**ASSIGNED TASK:**
Only one stretch of the data below is wanted: the lines starting at the one with "Mesh 5: that" and ending at the one with "Mesh 6: an 88-tooth", both included, given again exactly.
***
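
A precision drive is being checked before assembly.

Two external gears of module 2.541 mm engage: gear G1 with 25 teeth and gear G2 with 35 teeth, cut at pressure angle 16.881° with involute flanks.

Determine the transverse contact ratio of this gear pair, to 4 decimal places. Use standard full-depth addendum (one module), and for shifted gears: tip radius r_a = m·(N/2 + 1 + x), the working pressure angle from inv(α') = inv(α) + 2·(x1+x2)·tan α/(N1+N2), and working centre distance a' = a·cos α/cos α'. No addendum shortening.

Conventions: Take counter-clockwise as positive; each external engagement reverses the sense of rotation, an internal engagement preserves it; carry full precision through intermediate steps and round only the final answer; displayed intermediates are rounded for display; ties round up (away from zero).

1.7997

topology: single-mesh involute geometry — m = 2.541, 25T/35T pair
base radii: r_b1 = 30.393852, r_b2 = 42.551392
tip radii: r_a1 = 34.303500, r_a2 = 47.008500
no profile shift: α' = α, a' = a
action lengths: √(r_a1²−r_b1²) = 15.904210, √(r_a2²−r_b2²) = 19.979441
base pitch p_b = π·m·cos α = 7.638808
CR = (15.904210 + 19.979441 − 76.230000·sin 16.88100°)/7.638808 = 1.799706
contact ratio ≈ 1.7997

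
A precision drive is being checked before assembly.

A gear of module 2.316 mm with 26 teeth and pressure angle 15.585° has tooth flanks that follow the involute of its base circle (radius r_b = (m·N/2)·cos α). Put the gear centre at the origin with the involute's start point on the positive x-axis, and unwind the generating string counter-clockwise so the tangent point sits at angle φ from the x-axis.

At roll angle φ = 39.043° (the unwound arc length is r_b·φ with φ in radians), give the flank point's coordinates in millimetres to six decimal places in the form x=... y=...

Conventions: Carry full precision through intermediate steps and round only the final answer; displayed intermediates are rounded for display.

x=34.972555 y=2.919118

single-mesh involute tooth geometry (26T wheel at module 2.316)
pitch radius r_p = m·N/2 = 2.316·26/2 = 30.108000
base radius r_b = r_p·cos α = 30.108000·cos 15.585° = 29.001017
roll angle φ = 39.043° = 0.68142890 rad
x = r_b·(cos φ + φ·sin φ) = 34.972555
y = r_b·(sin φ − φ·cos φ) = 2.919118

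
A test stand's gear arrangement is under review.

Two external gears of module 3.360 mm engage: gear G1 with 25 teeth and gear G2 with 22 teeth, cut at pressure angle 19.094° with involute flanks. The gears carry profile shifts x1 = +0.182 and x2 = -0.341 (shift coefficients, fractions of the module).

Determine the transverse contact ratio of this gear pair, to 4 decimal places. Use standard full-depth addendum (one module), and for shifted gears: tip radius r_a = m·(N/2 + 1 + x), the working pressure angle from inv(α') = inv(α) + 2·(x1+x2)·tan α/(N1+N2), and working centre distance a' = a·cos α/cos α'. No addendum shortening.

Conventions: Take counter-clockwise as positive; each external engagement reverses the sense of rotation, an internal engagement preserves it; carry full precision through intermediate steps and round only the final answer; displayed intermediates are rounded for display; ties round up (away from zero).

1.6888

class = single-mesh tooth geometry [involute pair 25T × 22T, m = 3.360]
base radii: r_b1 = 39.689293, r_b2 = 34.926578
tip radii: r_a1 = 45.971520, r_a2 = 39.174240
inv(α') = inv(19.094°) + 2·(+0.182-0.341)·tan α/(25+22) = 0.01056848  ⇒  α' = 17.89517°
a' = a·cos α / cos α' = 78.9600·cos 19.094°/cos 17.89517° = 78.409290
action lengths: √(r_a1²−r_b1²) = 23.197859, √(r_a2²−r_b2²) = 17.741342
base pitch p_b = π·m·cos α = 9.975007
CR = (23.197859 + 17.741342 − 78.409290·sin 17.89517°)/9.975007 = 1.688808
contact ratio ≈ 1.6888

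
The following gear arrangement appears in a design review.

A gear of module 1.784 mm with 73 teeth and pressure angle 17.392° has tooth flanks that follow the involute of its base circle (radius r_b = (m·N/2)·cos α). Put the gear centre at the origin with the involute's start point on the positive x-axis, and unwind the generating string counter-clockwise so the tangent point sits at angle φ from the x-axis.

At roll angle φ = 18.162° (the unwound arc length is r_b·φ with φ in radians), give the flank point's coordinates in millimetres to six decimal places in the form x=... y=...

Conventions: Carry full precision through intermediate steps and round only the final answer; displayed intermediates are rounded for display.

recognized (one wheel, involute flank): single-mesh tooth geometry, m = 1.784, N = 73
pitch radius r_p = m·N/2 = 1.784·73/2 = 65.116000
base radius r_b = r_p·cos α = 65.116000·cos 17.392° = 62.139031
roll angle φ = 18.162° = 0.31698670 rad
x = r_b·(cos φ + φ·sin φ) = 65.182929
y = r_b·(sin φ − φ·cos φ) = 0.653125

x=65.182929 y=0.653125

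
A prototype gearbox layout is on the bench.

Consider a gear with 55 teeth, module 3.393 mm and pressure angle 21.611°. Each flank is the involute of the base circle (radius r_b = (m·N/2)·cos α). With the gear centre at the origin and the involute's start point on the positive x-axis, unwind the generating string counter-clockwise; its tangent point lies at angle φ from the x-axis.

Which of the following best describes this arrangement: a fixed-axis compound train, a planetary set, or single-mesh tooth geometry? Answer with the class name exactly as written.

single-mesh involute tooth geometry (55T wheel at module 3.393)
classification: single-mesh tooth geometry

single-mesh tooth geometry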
***
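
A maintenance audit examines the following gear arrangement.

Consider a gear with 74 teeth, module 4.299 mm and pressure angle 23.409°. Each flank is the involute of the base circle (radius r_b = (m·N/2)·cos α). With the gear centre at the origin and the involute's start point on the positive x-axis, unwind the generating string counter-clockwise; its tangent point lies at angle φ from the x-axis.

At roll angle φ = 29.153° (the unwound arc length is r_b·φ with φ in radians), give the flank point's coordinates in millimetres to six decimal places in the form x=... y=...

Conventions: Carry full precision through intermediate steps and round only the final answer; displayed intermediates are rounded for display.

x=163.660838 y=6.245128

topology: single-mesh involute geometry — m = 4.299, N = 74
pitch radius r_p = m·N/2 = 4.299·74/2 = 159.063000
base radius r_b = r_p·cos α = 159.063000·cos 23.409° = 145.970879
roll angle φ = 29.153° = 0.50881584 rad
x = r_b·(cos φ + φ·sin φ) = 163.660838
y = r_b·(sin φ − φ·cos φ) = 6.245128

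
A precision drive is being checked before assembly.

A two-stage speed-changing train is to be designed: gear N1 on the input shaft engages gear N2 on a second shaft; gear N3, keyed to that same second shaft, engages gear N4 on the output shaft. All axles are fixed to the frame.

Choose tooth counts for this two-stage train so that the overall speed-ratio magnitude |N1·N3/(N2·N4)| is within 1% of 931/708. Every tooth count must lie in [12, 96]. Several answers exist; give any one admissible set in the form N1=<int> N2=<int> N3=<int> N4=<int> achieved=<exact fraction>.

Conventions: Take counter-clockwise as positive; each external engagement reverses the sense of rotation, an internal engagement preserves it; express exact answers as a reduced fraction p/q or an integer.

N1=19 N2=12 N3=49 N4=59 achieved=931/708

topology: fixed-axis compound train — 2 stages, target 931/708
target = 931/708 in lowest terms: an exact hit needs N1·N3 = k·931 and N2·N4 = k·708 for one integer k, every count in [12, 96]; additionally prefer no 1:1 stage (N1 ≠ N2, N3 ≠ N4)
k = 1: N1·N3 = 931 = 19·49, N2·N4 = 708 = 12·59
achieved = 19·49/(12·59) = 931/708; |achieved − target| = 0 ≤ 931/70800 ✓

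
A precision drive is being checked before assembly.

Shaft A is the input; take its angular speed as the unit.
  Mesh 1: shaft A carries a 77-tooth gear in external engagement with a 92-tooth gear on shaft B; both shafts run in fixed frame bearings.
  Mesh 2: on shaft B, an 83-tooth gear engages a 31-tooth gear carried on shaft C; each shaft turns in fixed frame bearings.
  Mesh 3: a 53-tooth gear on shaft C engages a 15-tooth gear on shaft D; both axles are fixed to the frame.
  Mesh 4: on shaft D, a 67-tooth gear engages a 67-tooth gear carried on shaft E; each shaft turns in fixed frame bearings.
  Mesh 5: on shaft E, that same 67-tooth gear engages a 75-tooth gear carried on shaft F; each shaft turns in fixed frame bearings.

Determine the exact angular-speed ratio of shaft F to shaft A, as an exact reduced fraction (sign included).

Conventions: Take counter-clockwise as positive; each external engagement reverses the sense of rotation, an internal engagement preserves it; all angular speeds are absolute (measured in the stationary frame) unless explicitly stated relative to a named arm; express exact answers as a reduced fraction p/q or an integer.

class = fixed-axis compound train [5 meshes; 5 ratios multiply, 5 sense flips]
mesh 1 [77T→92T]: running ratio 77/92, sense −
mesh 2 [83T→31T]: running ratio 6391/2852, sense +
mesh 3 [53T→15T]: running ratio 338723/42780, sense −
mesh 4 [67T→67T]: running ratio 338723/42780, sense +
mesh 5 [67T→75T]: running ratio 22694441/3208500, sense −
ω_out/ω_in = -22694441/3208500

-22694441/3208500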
***
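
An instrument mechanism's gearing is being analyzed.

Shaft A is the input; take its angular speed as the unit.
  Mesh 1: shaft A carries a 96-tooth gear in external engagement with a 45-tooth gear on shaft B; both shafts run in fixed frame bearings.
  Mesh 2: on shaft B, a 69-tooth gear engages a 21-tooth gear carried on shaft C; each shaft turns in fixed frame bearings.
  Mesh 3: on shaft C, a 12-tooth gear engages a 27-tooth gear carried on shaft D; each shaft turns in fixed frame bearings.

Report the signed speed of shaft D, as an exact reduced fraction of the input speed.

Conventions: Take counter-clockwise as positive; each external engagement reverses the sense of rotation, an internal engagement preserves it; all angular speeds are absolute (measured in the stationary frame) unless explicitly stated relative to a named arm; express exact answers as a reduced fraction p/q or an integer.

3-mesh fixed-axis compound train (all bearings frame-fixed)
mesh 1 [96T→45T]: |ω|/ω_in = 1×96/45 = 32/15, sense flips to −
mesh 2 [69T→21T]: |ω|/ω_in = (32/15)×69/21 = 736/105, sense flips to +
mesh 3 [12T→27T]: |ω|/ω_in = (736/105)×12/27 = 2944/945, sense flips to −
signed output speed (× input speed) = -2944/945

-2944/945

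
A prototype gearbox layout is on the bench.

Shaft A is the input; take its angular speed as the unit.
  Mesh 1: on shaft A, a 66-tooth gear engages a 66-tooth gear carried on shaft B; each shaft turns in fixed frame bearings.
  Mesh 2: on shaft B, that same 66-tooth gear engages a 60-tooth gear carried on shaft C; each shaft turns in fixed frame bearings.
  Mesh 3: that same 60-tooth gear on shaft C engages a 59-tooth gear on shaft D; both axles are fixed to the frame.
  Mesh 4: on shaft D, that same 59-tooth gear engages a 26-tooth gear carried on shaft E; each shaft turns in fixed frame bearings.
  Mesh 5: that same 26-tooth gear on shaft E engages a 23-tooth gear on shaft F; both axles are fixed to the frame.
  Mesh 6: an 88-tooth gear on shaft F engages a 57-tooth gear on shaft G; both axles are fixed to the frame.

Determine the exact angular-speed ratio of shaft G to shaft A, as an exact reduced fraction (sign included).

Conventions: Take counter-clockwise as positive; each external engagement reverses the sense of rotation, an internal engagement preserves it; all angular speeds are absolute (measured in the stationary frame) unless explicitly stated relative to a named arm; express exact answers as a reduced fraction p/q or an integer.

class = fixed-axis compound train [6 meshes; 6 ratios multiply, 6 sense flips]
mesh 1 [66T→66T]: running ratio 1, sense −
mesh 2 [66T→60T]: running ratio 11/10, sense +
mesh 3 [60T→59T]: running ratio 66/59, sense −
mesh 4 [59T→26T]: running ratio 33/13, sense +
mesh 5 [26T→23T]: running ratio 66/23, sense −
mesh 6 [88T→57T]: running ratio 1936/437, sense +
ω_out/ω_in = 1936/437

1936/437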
***
**RESPONSE AREA:**
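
  Mesh 5: that same 26-tooth gear on shaft E engages a 23-tooth gear on shaft F; both axles are fixed to the frame.
  Mesh 6: an 88-tooth gear on shaft F engages a 57-tooth gear on shaft G; both axles are fixed to the frame.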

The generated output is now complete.